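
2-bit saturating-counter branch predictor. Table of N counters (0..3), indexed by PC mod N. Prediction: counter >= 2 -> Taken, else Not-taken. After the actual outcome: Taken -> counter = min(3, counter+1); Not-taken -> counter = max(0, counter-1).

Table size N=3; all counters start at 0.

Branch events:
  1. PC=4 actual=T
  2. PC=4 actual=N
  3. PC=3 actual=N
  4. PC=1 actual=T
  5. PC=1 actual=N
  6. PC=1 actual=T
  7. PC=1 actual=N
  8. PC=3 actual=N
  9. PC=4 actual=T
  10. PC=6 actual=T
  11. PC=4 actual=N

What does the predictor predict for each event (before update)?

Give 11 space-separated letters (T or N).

Answer: N N N N N N N N N N N

Derivation:
Ev 1: PC=4 idx=1 pred=N actual=T -> ctr[1]=1
Ev 2: PC=4 idx=1 pred=N actual=N -> ctr[1]=0
Ev 3: PC=3 idx=0 pred=N actual=N -> ctr[0]=0
Ev 4: PC=1 idx=1 pred=N actual=T -> ctr[1]=1
Ev 5: PC=1 idx=1 pred=N actual=N -> ctr[1]=0
Ev 6: PC=1 idx=1 pred=N actual=T -> ctr[1]=1
Ev 7: PC=1 idx=1 pred=N actual=N -> ctr[1]=0
Ev 8: PC=3 idx=0 pred=N actual=N -> ctr[0]=0
Ev 9: PC=4 idx=1 pred=N actual=T -> ctr[1]=1
Ev 10: PC=6 idx=0 pred=N actual=T -> ctr[0]=1
Ev 11: PC=4 idx=1 pred=N actual=N -> ctr[1]=0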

====

EXERCISE GOAL: Write out every line of the material exactly as it appears.

YOUR RESPONSE:
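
2-bit saturating-counter branch predictor. Table of N counters (0..3), indexed by PC mod N. Prediction: counter >= 2 -> Taken, else Not-taken. After the actual outcome: Taken -> counter = min(3, counter+1); Not-taken -> counter = max(0, counter-1).

Table size N=3; all counters start at 0.

Branch events:
  1. PC=4 actual=T
  2. PC=4 actual=N
  3. PC=3 actual=N
  4. PC=1 actual=T
  5. PC=1 actual=N
  6. PC=1 actual=T
  7. PC=1 actual=N
  8. PC=3 actual=N
  9. PC=4 actual=T
  10. PC=6 actual=T
  11. PC=4 actual=N

What does the predictor predict for each event (before update)?

Give 11 space-separated letters (T or N).

Answer: N N N N N N N N N N N

Derivation:
Ev 1: PC=4 idx=1 pred=N actual=T -> ctr[1]=1
Ev 2: PC=4 idx=1 pred=N actual=N -> ctr[1]=0
Ev 3: PC=3 idx=0 pred=N actual=N -> ctr[0]=0
Ev 4: PC=1 idx=1 pred=N actual=T -> ctr[1]=1
Ev 5: PC=1 idx=1 pred=N actual=N -> ctr[1]=0
Ev 6: PC=1 idx=1 pred=N actual=T -> ctr[1]=1
Ev 7: PC=1 idx=1 pred=N actual=N -> ctr[1]=0
Ev 8: PC=3 idx=0 pred=N actual=N -> ctr[0]=0
Ev 9: PC=4 idx=1 pred=N actual=T -> ctr[1]=1
Ev 10: PC=6 idx=0 pred=N actual=T -> ctr[0]=1
Ev 11: PC=4 idx=1 pred=N actual=N -> ctr[1]=0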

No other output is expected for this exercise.